**EXERCISE DETAILS:** Restate the listing exactly and in full.
——————————
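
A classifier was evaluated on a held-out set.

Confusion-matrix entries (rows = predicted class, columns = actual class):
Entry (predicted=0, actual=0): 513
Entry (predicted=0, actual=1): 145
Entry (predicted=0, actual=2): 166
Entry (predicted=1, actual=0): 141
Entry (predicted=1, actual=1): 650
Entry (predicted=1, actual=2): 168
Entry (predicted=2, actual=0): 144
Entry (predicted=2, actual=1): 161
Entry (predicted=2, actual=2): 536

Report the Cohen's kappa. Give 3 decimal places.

Observed agreement pₒ = trace/N = 1699/2624 = 0.6475
Expected agreement pₑ = Σ (rowᵢ·colᵢ)/N² = (798·824 + 956·959 + 870·841)/2624² = 0.3349
κ = (pₒ − pₑ)/(1 − pₑ) = (0.6475 − 0.3349)/(1 − 0.3349) = 0.470

0.470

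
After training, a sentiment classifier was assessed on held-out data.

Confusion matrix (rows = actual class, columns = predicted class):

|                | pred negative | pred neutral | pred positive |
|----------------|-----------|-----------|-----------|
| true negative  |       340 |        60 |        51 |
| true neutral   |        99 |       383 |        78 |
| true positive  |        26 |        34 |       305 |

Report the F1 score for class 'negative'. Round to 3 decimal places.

Take TP from the diagonal, FP from the rest of the 'negative' prediction marginal, FN from the rest of the 'negative' actual marginal.
F1 score = 2·TP/(2·TP+FP+FN).
negative: TP=340, FP=99+26=125, FN=60+51=111 → 680/916 = 0.7424

0.742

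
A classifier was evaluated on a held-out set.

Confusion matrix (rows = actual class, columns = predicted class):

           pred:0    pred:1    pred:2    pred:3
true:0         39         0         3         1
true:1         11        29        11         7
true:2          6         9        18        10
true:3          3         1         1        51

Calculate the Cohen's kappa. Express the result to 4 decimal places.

Observed agreement pₒ = trace/N = 137/200 = 0.68500
Expected agreement pₑ = Σ (rowᵢ·colᵢ)/N² = (43·59 + 58·39 + 43·33 + 56·69)/200² = 0.25205
κ = (pₒ − pₑ)/(1 − pₑ) = (0.68500 − 0.25205)/(1 − 0.25205) = 0.5788

0.5788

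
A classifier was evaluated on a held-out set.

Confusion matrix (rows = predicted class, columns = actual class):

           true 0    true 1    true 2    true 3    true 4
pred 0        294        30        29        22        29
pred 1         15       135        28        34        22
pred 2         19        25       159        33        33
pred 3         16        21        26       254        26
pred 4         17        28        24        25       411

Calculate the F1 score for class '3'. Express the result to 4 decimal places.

0.7145

One-vs-rest for '3': TP = diagonal; FP = other classes predicted '3'; FN = '3' predicted as other.
F1 score = 2·TP/(2·TP+FP+FN).
3: TP=254, FP=16+21+26+26=89, FN=22+34+33+25=114 → 508/711 = 0.71449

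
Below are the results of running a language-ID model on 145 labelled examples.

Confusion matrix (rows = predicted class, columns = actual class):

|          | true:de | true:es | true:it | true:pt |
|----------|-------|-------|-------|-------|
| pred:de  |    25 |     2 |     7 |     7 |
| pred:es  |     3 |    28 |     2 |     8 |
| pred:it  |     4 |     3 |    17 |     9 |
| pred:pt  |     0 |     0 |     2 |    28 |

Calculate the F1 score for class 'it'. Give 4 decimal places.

F1 score = 2·TP/(2·TP+FP+FN).
it: TP=17, FP=4+3+9=16, FN=7+2+2=11 → 34/61 = 0.55738

0.5574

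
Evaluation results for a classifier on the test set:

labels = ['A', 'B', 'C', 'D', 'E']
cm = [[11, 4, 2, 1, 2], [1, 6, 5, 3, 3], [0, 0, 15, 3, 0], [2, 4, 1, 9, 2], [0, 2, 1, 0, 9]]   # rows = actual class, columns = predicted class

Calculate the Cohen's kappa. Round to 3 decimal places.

0.477

Observed agreement pₒ = trace/N = 50/86 = 0.5814
Expected agreement pₑ = Σ (rowᵢ·colᵢ)/N² = (20·14 + 18·16 + 18·24 + 18·16 + 12·16)/86² = 0.2001
κ = (pₒ − pₑ)/(1 − pₑ) = (0.5814 − 0.2001)/(1 − 0.2001) = 0.477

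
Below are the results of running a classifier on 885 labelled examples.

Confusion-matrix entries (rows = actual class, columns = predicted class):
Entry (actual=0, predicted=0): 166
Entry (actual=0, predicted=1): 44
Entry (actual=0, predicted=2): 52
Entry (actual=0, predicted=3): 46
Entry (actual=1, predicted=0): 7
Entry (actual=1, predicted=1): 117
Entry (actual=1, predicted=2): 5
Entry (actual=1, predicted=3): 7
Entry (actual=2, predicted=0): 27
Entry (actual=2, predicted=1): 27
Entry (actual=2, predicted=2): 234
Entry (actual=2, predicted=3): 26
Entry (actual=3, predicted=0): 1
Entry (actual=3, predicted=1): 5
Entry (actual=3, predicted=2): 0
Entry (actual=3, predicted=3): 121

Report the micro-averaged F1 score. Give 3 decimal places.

0.721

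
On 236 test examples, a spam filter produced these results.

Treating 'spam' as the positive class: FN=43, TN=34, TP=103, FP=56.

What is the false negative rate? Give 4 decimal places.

0.2945

FNR = FN/(FN+TP) = 43/(43+103) = 0.2945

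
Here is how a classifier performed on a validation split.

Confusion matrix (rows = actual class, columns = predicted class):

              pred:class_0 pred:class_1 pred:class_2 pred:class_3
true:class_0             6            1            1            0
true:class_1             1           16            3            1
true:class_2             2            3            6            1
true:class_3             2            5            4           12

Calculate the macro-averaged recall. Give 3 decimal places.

0.633

Per-class recall (TP/(TP+FN)):
  class_0: TP=6, FN=1+1+0=2 → 6/8 = 0.7500
  class_1: TP=16, FN=1+3+1=5 → 16/21 = 0.7619
  class_2: TP=6, FN=2+3+1=6 → 6/12 = 0.5000
  class_3: TP=12, FN=2+5+4=11 → 12/23 = 0.5217
Macro-recall = mean = (0.7500 + 0.7619 + 0.5000 + 0.5217) / 4 = 0.633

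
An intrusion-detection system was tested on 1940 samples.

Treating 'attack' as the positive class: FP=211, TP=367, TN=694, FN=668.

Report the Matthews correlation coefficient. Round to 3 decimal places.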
——————————
**EXERCISE RESPONSE:**
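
A classifier was evaluated on a held-out set.

Confusion-matrix entries (rows = predicted class, columns = actual class):
Entry (predicted=0, actual=0): 513
Entry (predicted=0, actual=1): 145
Entry (predicted=0, actual=2): 166
Entry (predicted=1, actual=0): 141
Entry (predicted=1, actual=1): 650
Entry (predicted=1, actual=2): 168
Entry (predicted=2, actual=0): 144
Entry (predicted=2, actual=1): 161
Entry (predicted=2, actual=2): 536

Report the Cohen's kappa. Give 3 decimal places.

Observed agreement pₒ = trace/N = 1699/2624 = 0.6475
Expected agreement pₑ = Σ (rowᵢ·colᵢ)/N² = (798·824 + 956·959 + 870·841)/2624² = 0.3349
κ = (pₒ − pₑ)/(1 − pₑ) = (0.6475 − 0.3349)/(1 − 0.3349) = 0.470

0.470

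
After training, a sentiment classifier was assessed on held-out data.

Confusion matrix (rows = actual class, columns = predicted class):

|                | pred negative | pred neutral | pred positive |
|----------------|-----------|-----------|-----------|
| true negative  |       340 |        60 |        51 |
| true neutral   |        99 |       383 |        78 |
| true positive  |        26 |        34 |       305 |

Report the F1 score for class 'negative'. Round to 3 decimal places.

Take TP from the diagonal, FP from the rest of the 'negative' prediction marginal, FN from the rest of the 'negative' actual marginal.
F1 score = 2·TP/(2·TP+FP+FN).
negative: TP=340, FP=99+26=125, FN=60+51=111 → 680/916 = 0.7424

0.742

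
A classifier was evaluated on a held-out set.

Confusion matrix (rows = actual class, columns = predicted class):

           pred:0    pred:1    pred:2    pred:3
true:0         39         0         3         1
true:1         11        29        11         7
true:2          6         9        18        10
true:3          3         1         1        51

Calculate the Cohen's kappa. Express the result to 4 decimal places.

Observed agreement pₒ = trace/N = 137/200 = 0.68500
Expected agreement pₑ = Σ (rowᵢ·colᵢ)/N² = (43·59 + 58·39 + 43·33 + 56·69)/200² = 0.25205
κ = (pₒ − pₑ)/(1 − pₑ) = (0.68500 − 0.25205)/(1 − 0.25205) = 0.5788

0.5788

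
A classifier was evaluated on a held-out set.

Confusion matrix (rows = predicted class, columns = actual class):

           true 0    true 1    true 2    true 3    true 4
pred 0        294        30        29        22        29
pred 1         15       135        28        34        22
pred 2         19        25       159        33        33
pred 3         16        21        26       254        26
pred 4         17        28        24        25       411

Calculate the F1 score for class '3'. Express the result to 4 decimal places.

0.7145

One-vs-rest for '3': TP = diagonal; FP = other classes predicted '3'; FN = '3' predicted as other.
F1 score = 2·TP/(2·TP+FP+FN).
3: TP=254, FP=16+21+26+26=89, FN=22+34+33+25=114 → 508/711 = 0.71449

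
Below are the results of running a language-ID model on 145 labelled examples.

Confusion matrix (rows = predicted class, columns = actual class):

|          | true:de | true:es | true:it | true:pt |
|----------|-------|-------|-------|-------|
| pred:de  |    25 |     2 |     7 |     7 |
| pred:es  |     3 |    28 |     2 |     8 |
| pred:it  |     4 |     3 |    17 |     9 |
| pred:pt  |     0 |     0 |     2 |    28 |

Calculate the F1 score for class 'it'. Give 4 decimal places.

F1 score = 2·TP/(2·TP+FP+FN).
it: TP=17, FP=4+3+9=16, FN=7+2+2=11 → 34/61 = 0.55738

0.5574

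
Evaluation results for a classifier on the test set:

labels = ['A', 'B', 'C', 'D', 'E']
cm = [[11, 4, 2, 1, 2], [1, 6, 5, 3, 3], [0, 0, 15, 3, 0], [2, 4, 1, 9, 2], [0, 2, 1, 0, 9]]   # rows = actual class, columns = predicted class

Calculate the Cohen's kappa. Round to 3 decimal places.

0.477

Observed agreement pₒ = trace/N = 50/86 = 0.5814
Expected agreement pₑ = Σ (rowᵢ·colᵢ)/N² = (20·14 + 18·16 + 18·24 + 18·16 + 12·16)/86² = 0.2001
κ = (pₒ − pₑ)/(1 − pₑ) = (0.5814 − 0.2001)/(1 − 0.2001) = 0.477

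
Below are the results of running a classifier on 885 labelled examples.

Confusion-matrix entries (rows = actual class, columns = predicted class):
Entry (actual=0, predicted=0): 166
Entry (actual=0, predicted=1): 44
Entry (actual=0, predicted=2): 52
Entry (actual=0, predicted=3): 46
Entry (actual=1, predicted=0): 7
Entry (actual=1, predicted=1): 117
Entry (actual=1, predicted=2): 5
Entry (actual=1, predicted=3): 7
Entry (actual=2, predicted=0): 27
Entry (actual=2, predicted=1): 27
Entry (actual=2, predicted=2): 234
Entry (actual=2, predicted=3): 26
Entry (actual=3, predicted=0): 1
Entry (actual=3, predicted=1): 5
Entry (actual=3, predicted=2): 0
Entry (actual=3, predicted=3): 121

Report the micro-averaged F1 score. Give 3 decimal places.

0.721

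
On 236 test examples, a spam filter produced these results.

Treating 'spam' as the positive class: FN=43, TN=34, TP=103, FP=56.

What is the false negative rate? Give 4 decimal places.

0.2945

FNR = FN/(FN+TP) = 43/(43+103) = 0.2945

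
Here is how a classifier performed on a validation split.

Confusion matrix (rows = actual class, columns = predicted class):

              pred:class_0 pred:class_1 pred:class_2 pred:class_3
true:class_0             6            1            1            0
true:class_1             1           16            3            1
true:class_2             2            3            6            1
true:class_3             2            5            4           12

Calculate the macro-averaged recall. Give 3 decimal places.

0.633

Per-class recall (TP/(TP+FN)):
  class_0: TP=6, FN=1+1+0=2 → 6/8 = 0.7500
  class_1: TP=16, FN=1+3+1=5 → 16/21 = 0.7619
  class_2: TP=6, FN=2+3+1=6 → 6/12 = 0.5000
  class_3: TP=12, FN=2+5+4=11 → 12/23 = 0.5217
Macro-recall = mean = (0.7500 + 0.7619 + 0.5000 + 0.5217) / 4 = 0.633

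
An intrusion-detection system was tested on 1940 samples.

Treating 'attack' as the positive class: FP=211, TP=367, TN=694, FN=668.

Report the Matthews correlation coefficient. Round to 3 decimal places.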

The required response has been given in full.